» **WORK ORDER**: All of the data that follows should be written out exactly.

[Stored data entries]
════════════════════

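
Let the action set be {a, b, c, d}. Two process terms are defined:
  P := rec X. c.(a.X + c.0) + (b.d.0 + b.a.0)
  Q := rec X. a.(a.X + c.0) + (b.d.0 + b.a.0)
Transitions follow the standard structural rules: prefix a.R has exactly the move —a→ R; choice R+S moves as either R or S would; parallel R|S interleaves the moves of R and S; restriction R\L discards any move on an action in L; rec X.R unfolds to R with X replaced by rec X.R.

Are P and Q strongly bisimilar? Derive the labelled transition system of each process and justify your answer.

P ≁ Q

LTS(P): 5 reachable states
  s0 = rec X. c.(a.X + c.0) + (b.d.0 + b.a.0) | --b--▸ s1, --b--▸ s2, --c--▸ s3
  s1 = a.0 | --a--▸ s4
  s2 = d.0 | --d--▸ s4
  s3 = a.(rec X. c.(a.X + c.0) + (b.d.0 + b.a.0)) + c.0 | --a--▸ s0, --c--▸ s4
  s4 = 0 | deadlocked
LTS(Q): 5 reachable states
  t0 = rec X. a.(a.X + c.0) + (b.d.0 + b.a.0) | --a--▸ t1, --b--▸ t2, --b--▸ t3
  t1 = a.(rec X. a.(a.X + c.0) + (b.d.0 + b.a.0)) + c.0 | --a--▸ t0, --c--▸ t4
  t2 = a.0 | --a--▸ t4
  t3 = d.0 | --d--▸ t4
  t4 = 0 | deadlocked
Partition-refinement fixed point:
  B0 = {s0}
  B1 = {s3}
  B2 = {s4, t4}
  B3 = {s1, t2}
  B4 = {s2, t3}
  B5 = {t0}
  B6 = {t1}
s0 ∈ B0, t0 ∈ B5 → different blocks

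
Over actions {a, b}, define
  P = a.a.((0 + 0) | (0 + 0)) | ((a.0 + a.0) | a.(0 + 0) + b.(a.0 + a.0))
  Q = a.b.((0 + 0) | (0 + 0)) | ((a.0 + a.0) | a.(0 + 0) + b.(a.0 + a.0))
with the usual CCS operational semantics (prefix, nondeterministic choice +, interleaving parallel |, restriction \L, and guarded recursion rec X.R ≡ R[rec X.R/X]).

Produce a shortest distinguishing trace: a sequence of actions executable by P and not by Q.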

════════════════════

» **REPLY**:
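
Let the action set be {a, b, c, d}. Two process terms are defined:
  P := rec X. c.(a.X + c.0) + (b.d.0 + b.a.0)
  Q := rec X. a.(a.X + c.0) + (b.d.0 + b.a.0)
Transitions follow the standard structural rules: prefix a.R has exactly the move —a→ R; choice R+S moves as either R or S would; parallel R|S interleaves the moves of R and S; restriction R\L discards any move on an action in L; rec X.R unfolds to R with X replaced by rec X.R.

Are P and Q strongly bisimilar? Derive the labelled transition system of each process and justify your answer.

P ≁ Q

LTS(P): 5 reachable states
  s0 = rec X. c.(a.X + c.0) + (b.d.0 + b.a.0) | --b--▸ s1, --b--▸ s2, --c--▸ s3
  s1 = a.0 | --a--▸ s4
  s2 = d.0 | --d--▸ s4
  s3 = a.(rec X. c.(a.X + c.0) + (b.d.0 + b.a.0)) + c.0 | --a--▸ s0, --c--▸ s4
  s4 = 0 | deadlocked
LTS(Q): 5 reachable states
  t0 = rec X. a.(a.X + c.0) + (b.d.0 + b.a.0) | --a--▸ t1, --b--▸ t2, --b--▸ t3
  t1 = a.(rec X. a.(a.X + c.0) + (b.d.0 + b.a.0)) + c.0 | --a--▸ t0, --c--▸ t4
  t2 = a.0 | --a--▸ t4
  t3 = d.0 | --d--▸ t4
  t4 = 0 | deadlocked
Partition-refinement fixed point:
  B0 = {s0}
  B1 = {s3}
  B2 = {s4, t4}
  B3 = {s1, t2}
  B4 = {s2, t3}
  B5 = {t0}
  B6 = {t1}
s0 ∈ B0, t0 ∈ B5 → different blocks

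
Over actions {a, b}, define
  P = a.a.((0 + 0) | (0 + 0)) | ((a.0 + a.0) | a.(0 + 0) + b.(a.0 + a.0))
  Q = a.b.((0 + 0) | (0 + 0)) | ((a.0 + a.0) | a.(0 + 0) + b.(a.0 + a.0))
with the usual CCS operational semantics (prefix, nondeterministic choice +, interleaving parallel |, restriction \L, and guarded recursion rec X.R ≡ R[rec X.R/X]).

Produce a shortest distinguishing trace: a sequence of actions executable by P and not by Q.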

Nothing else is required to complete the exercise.